Segment Start: Records to use
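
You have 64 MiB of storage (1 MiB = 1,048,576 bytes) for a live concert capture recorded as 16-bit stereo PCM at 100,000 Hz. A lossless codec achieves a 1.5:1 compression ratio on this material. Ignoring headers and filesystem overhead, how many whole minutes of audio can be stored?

4 minutes

Uncompressed byte rate = 100,000 × 2 × 2 = 400,000 bytes/s.
After 1.5:1 compression, effective rate ≈ 266666.67 bytes/s.
Capacity = 64 × 1,048,576 = 67,108,864 bytes.
67,108,864 / effective rate ≈ 251.66 s → 4 minutes.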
Segment End: Records to use
[What the task requires] Please set down each entry again, word for word.

[Output]
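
You have 64 MiB of storage (1 MiB = 1,048,576 bytes) for a live concert capture recorded as 16-bit stereo PCM at 100,000 Hz. A lossless codec achieves a 1.5:1 compression ratio on this material. Ignoring headers and filesystem overhead, how many whole minutes of audio can be stored?

4 minutes

Uncompressed byte rate = 100,000 × 2 × 2 = 400,000 bytes/s.
After 1.5:1 compression, effective rate ≈ 266666.67 bytes/s.
Capacity = 64 × 1,048,576 = 67,108,864 bytes.
67,108,864 / effective rate ≈ 251.66 s → 4 minutes.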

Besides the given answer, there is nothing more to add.